[[ Material supplied open ]]

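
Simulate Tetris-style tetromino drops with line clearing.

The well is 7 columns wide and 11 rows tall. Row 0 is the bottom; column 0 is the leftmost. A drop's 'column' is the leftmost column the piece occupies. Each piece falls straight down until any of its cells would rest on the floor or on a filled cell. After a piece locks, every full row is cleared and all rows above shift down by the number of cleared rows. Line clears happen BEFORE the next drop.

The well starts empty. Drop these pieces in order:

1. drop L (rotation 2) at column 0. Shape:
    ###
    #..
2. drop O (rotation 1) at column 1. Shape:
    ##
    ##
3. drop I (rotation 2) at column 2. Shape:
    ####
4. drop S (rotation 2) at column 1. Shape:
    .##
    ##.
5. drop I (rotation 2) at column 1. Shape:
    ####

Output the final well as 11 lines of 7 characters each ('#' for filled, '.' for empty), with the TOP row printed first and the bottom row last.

Drop 1: L rot2 at col 0 lands with bottom-row=0; cleared 0 line(s) (total 0); column heights now [2 2 2 0 0 0 0], max=2
Drop 2: O rot1 at col 1 lands with bottom-row=2; cleared 0 line(s) (total 0); column heights now [2 4 4 0 0 0 0], max=4
Drop 3: I rot2 at col 2 lands with bottom-row=4; cleared 0 line(s) (total 0); column heights now [2 4 5 5 5 5 0], max=5
Drop 4: S rot2 at col 1 lands with bottom-row=5; cleared 0 line(s) (total 0); column heights now [2 6 7 7 5 5 0], max=7
Drop 5: I rot2 at col 1 lands with bottom-row=7; cleared 0 line(s) (total 0); column heights now [2 8 8 8 8 5 0], max=8

Answer: .......
.......
.......
.####..
..##...
.##....
..####.
.##....
.##....
###....
#......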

[[ Material supplied closed ]]

• **Problem**: Please return all of the entries exactly as they were given.

• **Result**:
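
Simulate Tetris-style tetromino drops with line clearing.

The well is 7 columns wide and 11 rows tall. Row 0 is the bottom; column 0 is the leftmost. A drop's 'column' is the leftmost column the piece occupies. Each piece falls straight down until any of its cells would rest on the floor or on a filled cell. After a piece locks, every full row is cleared and all rows above shift down by the number of cleared rows. Line clears happen BEFORE the next drop.

The well starts empty. Drop these pieces in order:

1. drop L (rotation 2) at column 0. Shape:
    ###
    #..
2. drop O (rotation 1) at column 1. Shape:
    ##
    ##
3. drop I (rotation 2) at column 2. Shape:
    ####
4. drop S (rotation 2) at column 1. Shape:
    .##
    ##.
5. drop I (rotation 2) at column 1. Shape:
    ####

Output the final well as 11 lines of 7 characters each ('#' for filled, '.' for empty), with the TOP row printed first and the bottom row last.

Drop 1: L rot2 at col 0 lands with bottom-row=0; cleared 0 line(s) (total 0); column heights now [2 2 2 0 0 0 0], max=2
Drop 2: O rot1 at col 1 lands with bottom-row=2; cleared 0 line(s) (total 0); column heights now [2 4 4 0 0 0 0], max=4
Drop 3: I rot2 at col 2 lands with bottom-row=4; cleared 0 line(s) (total 0); column heights now [2 4 5 5 5 5 0], max=5
Drop 4: S rot2 at col 1 lands with bottom-row=5; cleared 0 line(s) (total 0); column heights now [2 6 7 7 5 5 0], max=7
Drop 5: I rot2 at col 1 lands with bottom-row=7; cleared 0 line(s) (total 0); column heights now [2 8 8 8 8 5 0], max=8

Answer: .......
.......
.......
.####..
..##...
.##....
..####.
.##....
.##....
###....
#......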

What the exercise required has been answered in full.